YOUR INSTRUCTIONS ▸
In the material below, which lines hold the word "Iris"? Pick each one out.

SUPPLIED INFORMATION ▸
==*==

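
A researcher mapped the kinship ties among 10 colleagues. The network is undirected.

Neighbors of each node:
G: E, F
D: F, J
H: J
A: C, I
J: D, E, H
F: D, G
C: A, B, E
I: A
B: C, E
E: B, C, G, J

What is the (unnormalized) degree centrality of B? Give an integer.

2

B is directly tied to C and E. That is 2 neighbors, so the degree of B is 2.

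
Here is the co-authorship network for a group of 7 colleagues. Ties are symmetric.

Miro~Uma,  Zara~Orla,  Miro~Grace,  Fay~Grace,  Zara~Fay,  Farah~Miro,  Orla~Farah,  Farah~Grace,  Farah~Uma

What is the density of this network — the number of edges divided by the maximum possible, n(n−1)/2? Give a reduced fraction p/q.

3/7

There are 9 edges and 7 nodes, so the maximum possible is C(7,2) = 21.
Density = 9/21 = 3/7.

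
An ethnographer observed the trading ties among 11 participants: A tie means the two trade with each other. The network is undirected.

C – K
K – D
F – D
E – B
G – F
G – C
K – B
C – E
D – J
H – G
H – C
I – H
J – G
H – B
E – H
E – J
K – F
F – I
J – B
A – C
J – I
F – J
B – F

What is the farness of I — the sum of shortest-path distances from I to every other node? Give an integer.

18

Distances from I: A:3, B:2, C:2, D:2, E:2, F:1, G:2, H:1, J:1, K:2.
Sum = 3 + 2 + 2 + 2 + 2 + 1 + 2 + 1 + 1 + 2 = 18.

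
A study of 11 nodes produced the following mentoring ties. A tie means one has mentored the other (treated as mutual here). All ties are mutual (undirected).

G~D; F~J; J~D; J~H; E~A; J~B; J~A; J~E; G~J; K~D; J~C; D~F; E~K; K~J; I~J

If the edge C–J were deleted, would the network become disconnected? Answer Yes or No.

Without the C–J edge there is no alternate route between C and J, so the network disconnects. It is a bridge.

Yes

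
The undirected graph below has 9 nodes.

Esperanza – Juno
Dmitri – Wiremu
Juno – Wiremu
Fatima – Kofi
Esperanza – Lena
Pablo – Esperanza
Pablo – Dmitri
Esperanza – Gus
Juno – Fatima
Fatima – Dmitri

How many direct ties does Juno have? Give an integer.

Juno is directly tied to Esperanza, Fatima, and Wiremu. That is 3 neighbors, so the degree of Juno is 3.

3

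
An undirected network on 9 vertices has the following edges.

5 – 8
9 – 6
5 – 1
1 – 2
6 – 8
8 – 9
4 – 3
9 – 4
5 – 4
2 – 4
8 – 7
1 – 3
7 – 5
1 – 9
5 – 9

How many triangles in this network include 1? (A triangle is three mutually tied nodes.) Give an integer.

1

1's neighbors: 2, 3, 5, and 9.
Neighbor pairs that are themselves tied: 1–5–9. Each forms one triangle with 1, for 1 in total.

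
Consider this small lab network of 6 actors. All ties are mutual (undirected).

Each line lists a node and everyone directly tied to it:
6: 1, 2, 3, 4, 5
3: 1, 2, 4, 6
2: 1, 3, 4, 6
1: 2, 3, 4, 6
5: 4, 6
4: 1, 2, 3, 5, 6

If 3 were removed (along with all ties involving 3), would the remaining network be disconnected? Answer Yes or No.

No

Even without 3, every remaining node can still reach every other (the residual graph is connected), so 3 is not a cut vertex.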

==*==

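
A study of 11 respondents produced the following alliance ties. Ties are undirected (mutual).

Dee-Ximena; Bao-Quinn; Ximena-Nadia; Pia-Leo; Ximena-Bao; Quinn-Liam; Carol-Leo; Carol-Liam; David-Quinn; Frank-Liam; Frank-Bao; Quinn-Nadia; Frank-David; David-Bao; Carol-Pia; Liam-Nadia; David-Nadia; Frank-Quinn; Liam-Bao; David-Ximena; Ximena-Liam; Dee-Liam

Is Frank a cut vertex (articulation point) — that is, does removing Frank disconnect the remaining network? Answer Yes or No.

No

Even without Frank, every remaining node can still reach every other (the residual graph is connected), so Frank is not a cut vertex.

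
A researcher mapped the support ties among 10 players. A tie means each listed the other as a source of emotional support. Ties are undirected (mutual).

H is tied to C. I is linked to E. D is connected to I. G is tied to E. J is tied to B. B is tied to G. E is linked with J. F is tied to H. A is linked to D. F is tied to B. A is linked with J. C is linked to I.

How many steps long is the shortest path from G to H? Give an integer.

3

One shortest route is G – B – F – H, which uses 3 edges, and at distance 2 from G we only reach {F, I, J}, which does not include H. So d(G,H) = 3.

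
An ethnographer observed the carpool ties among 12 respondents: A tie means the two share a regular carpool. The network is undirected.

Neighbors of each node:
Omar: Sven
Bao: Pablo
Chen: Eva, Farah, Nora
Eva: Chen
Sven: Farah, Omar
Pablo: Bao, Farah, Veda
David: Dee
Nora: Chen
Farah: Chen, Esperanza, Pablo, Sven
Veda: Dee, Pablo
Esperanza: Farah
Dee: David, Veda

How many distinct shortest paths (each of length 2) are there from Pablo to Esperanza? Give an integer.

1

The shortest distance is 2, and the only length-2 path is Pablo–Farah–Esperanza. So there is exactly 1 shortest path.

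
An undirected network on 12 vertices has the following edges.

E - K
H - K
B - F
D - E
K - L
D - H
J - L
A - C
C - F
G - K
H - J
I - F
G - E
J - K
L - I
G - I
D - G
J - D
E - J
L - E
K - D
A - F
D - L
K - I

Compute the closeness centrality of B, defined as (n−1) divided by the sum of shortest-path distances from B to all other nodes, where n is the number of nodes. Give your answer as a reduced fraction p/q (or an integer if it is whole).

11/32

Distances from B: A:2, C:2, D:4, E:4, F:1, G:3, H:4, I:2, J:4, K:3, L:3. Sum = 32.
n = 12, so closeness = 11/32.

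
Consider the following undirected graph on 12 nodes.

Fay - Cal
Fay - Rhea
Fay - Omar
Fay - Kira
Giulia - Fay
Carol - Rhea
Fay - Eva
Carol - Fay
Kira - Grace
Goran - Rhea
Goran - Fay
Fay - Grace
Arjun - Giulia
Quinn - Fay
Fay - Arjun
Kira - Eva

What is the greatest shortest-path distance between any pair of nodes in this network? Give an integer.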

==*==

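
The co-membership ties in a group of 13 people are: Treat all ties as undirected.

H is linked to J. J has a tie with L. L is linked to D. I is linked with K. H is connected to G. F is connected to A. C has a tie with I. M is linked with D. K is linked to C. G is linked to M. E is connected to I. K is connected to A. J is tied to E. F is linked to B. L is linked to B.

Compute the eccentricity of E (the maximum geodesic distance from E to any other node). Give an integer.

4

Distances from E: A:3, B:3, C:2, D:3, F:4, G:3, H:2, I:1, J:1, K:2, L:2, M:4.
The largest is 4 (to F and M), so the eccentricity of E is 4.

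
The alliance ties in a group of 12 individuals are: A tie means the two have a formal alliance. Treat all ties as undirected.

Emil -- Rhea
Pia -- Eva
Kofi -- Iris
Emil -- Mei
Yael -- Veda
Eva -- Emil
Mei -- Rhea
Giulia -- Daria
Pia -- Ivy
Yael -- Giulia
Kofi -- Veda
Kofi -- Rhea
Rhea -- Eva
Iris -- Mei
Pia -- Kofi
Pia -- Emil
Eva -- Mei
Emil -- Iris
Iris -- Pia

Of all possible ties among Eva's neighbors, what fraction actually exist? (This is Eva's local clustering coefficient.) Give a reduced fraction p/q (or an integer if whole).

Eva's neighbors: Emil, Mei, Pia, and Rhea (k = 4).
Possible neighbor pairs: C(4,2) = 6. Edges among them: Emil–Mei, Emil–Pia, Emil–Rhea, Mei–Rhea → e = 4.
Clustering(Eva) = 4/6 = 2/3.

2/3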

==*==

COMPLETED TASK ▸
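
Kofi -- Iris
Iris -- Mei
Emil -- Iris
Iris -- Pia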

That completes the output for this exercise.